__What the exercise asks__: All lines from the one with "Give the best candidate and its index M (in ×10⁻³, 3" through the end of the records below are to be given again exactly, and nothing else.
(Input data begins)
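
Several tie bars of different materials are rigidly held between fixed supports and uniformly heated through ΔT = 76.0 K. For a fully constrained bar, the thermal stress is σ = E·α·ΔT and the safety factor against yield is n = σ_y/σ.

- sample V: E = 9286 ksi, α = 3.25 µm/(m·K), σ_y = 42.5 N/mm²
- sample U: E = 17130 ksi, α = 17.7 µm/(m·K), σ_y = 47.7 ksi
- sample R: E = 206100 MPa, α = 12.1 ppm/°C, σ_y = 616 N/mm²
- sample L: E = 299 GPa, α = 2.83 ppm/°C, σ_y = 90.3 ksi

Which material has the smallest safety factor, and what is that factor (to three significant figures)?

With everything in SI (GPa, ×10⁻⁶/K, MPa):
  sample V: E = 64.02, α = 3.25, σ_y = 42.50 → σ = 15.8 MPa, n = 2.69
  sample U: E = 118.1, α = 17.7, σ_y = 328.9 → σ = 159 MPa, n = 2.07
  sample R: E = 206.1, α = 12.1, σ_y = 616.0 → σ = 190 MPa, n = 3.25
  sample L: E = 299.0, α = 2.83, σ_y = 622.6 → σ = 64.3 MPa, n = 9.68
The minimum is sample U at n = 2.07.

sample U, n = 2.07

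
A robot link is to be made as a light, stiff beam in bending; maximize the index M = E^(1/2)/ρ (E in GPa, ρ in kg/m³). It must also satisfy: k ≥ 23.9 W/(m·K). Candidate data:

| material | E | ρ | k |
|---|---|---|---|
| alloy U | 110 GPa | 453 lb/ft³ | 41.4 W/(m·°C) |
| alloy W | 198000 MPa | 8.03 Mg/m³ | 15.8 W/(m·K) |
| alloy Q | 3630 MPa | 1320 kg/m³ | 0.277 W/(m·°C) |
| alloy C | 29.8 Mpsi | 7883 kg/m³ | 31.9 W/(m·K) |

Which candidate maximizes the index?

Screen on constraints: k ≥ 23.9 W/(m·K). Survivors: alloy U, alloy C.
Convert each candidate to consistent units, then evaluate M:
  alloy U: E = 110.0 GPa, ρ = 7256 kg/m³
  alloy C: E = 205.5 GPa, ρ = 7883 kg/m³
  alloy C: M = 1.82×10⁻³
  alloy U: M = 1.45×10⁻³
Alloy C ranks first.

alloy C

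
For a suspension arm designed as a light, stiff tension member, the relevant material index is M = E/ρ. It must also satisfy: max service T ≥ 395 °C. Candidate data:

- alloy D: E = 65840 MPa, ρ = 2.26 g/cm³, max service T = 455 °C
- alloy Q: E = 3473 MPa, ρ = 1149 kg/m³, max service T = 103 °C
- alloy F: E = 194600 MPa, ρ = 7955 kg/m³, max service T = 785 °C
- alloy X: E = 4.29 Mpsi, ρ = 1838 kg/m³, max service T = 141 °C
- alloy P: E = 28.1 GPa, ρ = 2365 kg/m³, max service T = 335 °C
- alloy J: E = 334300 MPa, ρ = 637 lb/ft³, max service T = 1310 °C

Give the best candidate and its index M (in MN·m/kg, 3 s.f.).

alloy J, M = 32.8 MN·m/kg

Screen on constraints: max service T ≥ 395 °C. Survivors: alloy D, alloy F, alloy J.
Normalizing units and computing the index:
  alloy D: E = 65.84 GPa, ρ = 2260 kg/m³
  alloy F: E = 194.6 GPa, ρ = 7955 kg/m³
  alloy J: E = 334.3 GPa, ρ = 10200 kg/m³
  alloy J: M = 32.8 MN·m/kg
  alloy D: M = 29.1 MN·m/kg
  alloy F: M = 24.5 MN·m/kg
Alloy J ranks first.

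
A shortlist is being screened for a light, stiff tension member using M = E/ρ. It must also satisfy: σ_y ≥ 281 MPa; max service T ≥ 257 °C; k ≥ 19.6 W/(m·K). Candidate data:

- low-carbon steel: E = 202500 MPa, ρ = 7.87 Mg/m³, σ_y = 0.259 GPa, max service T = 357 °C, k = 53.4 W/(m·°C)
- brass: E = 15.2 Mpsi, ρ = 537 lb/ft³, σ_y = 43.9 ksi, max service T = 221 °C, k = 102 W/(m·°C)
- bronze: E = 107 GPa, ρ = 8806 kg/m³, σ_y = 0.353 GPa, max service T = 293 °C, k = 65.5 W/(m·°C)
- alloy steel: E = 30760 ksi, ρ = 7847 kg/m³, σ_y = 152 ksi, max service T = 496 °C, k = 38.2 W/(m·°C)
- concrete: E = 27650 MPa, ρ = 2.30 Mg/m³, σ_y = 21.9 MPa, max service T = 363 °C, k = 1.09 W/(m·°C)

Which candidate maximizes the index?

alloy steel

Screen on constraints: σ_y ≥ 281 MPa; max service T ≥ 257 °C; k ≥ 19.6 W/(m·K). Survivors: bronze, alloy steel.
After converting to SI:
  bronze: E = 107.0 GPa, ρ = 8806 kg/m³
  alloy steel: E = 212.1 GPa, ρ = 7847 kg/m³
  alloy steel: M = 27.0 MN·m/kg
  bronze: M = 12.2 MN·m/kg
Alloy steel ranks first.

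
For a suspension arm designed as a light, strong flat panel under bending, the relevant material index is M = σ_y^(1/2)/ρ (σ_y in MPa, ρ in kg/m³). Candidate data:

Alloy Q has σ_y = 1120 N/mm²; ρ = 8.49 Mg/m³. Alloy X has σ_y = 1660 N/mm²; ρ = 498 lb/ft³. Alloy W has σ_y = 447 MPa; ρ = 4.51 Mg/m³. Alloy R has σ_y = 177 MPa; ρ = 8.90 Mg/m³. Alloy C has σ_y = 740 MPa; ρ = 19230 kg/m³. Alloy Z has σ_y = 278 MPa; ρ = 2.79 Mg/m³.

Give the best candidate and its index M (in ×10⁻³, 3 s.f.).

alloy Z, M = 5.98×10⁻³

Putting every candidate on a common basis:
  alloy Q: σ_y = 1120 MPa, ρ = 8490 kg/m³
  alloy X: σ_y = 1660 MPa, ρ = 7977 kg/m³
  alloy W: σ_y = 447.0 MPa, ρ = 4510 kg/m³
  alloy R: σ_y = 177.0 MPa, ρ = 8900 kg/m³
  alloy C: σ_y = 740.0 MPa, ρ = 19230 kg/m³
  alloy Z: σ_y = 278.0 MPa, ρ = 2790 kg/m³
  alloy Z: M = 5.98×10⁻³
  alloy X: M = 5.11×10⁻³
  alloy W: M = 4.69×10⁻³
  alloy Q: M = 3.94×10⁻³
  alloy R: M = 1.49×10⁻³
  alloy C: M = 1.41×10⁻³
Alloy Z has the largest M.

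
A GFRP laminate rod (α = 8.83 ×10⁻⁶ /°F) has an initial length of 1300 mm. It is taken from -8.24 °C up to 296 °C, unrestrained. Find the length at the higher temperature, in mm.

Convert α: 8.83×10⁻⁶/°F × (9/5) = 15.9×10⁻⁶/K.
ΔT = 296 − (-8.24) = 304.2 K.
ΔL = α·L₀·ΔT = 15.9×10⁻⁶ × 1300 mm × 304.2 K = 6.29 mm.
L = L₀ + ΔL = 1300 + 6.29 = 1306.3 mm.

1306.3 mm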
(Input data ends)
__Response box__:
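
Give the best candidate and its index M (in ×10⁻³, 3 s.f.).

alloy Z, M = 5.98×10⁻³

Putting every candidate on a common basis:
  alloy Q: σ_y = 1120 MPa, ρ = 8490 kg/m³
  alloy X: σ_y = 1660 MPa, ρ = 7977 kg/m³
  alloy W: σ_y = 447.0 MPa, ρ = 4510 kg/m³
  alloy R: σ_y = 177.0 MPa, ρ = 8900 kg/m³
  alloy C: σ_y = 740.0 MPa, ρ = 19230 kg/m³
  alloy Z: σ_y = 278.0 MPa, ρ = 2790 kg/m³
  alloy Z: M = 5.98×10⁻³
  alloy X: M = 5.11×10⁻³
  alloy W: M = 4.69×10⁻³
  alloy Q: M = 3.94×10⁻³
  alloy R: M = 1.49×10⁻³
  alloy C: M = 1.41×10⁻³
Alloy Z has the largest M.

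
A GFRP laminate rod (α = 8.83 ×10⁻⁶ /°F) has an initial length of 1300 mm. It is taken from -8.24 °C up to 296 °C, unrestrained. Find the length at the higher temperature, in mm.

Convert α: 8.83×10⁻⁶/°F × (9/5) = 15.9×10⁻⁶/K.
ΔT = 296 − (-8.24) = 304.2 K.
ΔL = α·L₀·ΔT = 15.9×10⁻⁶ × 1300 mm × 304.2 K = 6.29 mm.
L = L₀ + ΔL = 1300 + 6.29 = 1306.3 mm.

1306.3 mm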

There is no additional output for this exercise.